== WORK ORDER ==
Please transcribe each of the records exactly as given.

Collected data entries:
Segment Open
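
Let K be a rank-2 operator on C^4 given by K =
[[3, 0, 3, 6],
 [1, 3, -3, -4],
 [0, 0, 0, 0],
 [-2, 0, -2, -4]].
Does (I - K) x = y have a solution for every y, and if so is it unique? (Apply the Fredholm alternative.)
(I - K) is invertible (det(I - K) = -4 ≠ 0), so for every y in C^4 the equation (I - K) x = y has a unique solution.

K has rank 2 and factors as K = U V^T = u1 v1^T + u2 v2^T with u1 = (3, -1, 0, -2), v1 = (1, 0, 1, 2), u2 = (0, -1, 0, 0), v2 = (-2, -3, 2, 2) (multiplying out reproduces the displayed K). The nonzero eigenvalues of U V^T coincide with those of the 2 x 2 matrix G = V^T U = [[v1·u1, v1·u2], [v2·u1, v2·u2]] = [[-1, 0], [-7, 3]], and by the Sylvester determinant identity det(I_4 - U V^T) = det(I_2 - V^T U) = det([[2, 0], [7, -2]]) = (2)(-2) - (0)(7) = -4. (Direct check: I - K =
[[-2, 0, -3, -6],
 [-1, -2, 3, 4],
 [0, 0, 1, 0],
 [2, 0, 2, 5]]
has determinant -4.) The finite-dimensional Fredholm alternative says: either (I - K) is invertible, or ker(I - K) ≠ {0} and then range(I - K) = ker((I - K)^*)^⊥, with dim ker(I - K) = dim ker((I - K)^*). Since det(I - K) ≠ 0, 1 is not an eigenvalue of K and ker(I - K) = {0}, so we are in the first case: for every y there is a unique x = (I - K)^(-1) y. (Explicitly, by the Woodbury identity, (I - U V^T)^(-1) = I + U (I_2 - G)^(-1) V^T.)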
Segment Closed
== TASK RESULT ==
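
Let K be a rank-2 operator on C^4 given by K =
[[3, 0, 3, 6],
 [1, 3, -3, -4],
 [0, 0, 0, 0],
 [-2, 0, -2, -4]].
Does (I - K) x = y have a solution for every y, and if so is it unique? (Apply the Fredholm alternative.)
(I - K) is invertible (det(I - K) = -4 ≠ 0), so for every y in C^4 the equation (I - K) x = y has a unique solution.

K has rank 2 and factors as K = U V^T = u1 v1^T + u2 v2^T with u1 = (3, -1, 0, -2), v1 = (1, 0, 1, 2), u2 = (0, -1, 0, 0), v2 = (-2, -3, 2, 2) (multiplying out reproduces the displayed K). The nonzero eigenvalues of U V^T coincide with those of the 2 x 2 matrix G = V^T U = [[v1·u1, v1·u2], [v2·u1, v2·u2]] = [[-1, 0], [-7, 3]], and by the Sylvester determinant identity det(I_4 - U V^T) = det(I_2 - V^T U) = det([[2, 0], [7, -2]]) = (2)(-2) - (0)(7) = -4. (Direct check: I - K =
[[-2, 0, -3, -6],
 [-1, -2, 3, 4],
 [0, 0, 1, 0],
 [2, 0, 2, 5]]
has determinant -4.) The finite-dimensional Fredholm alternative says: either (I - K) is invertible, or ker(I - K) ≠ {0} and then range(I - K) = ker((I - K)^*)^⊥, with dim ker(I - K) = dim ker((I - K)^*). Since det(I - K) ≠ 0, 1 is not an eigenvalue of K and ker(I - K) = {0}, so we are in the first case: for every y there is a unique x = (I - K)^(-1) y. (Explicitly, by the Woodbury identity, (I - U V^T)^(-1) = I + U (I_2 - G)^(-1) V^T.)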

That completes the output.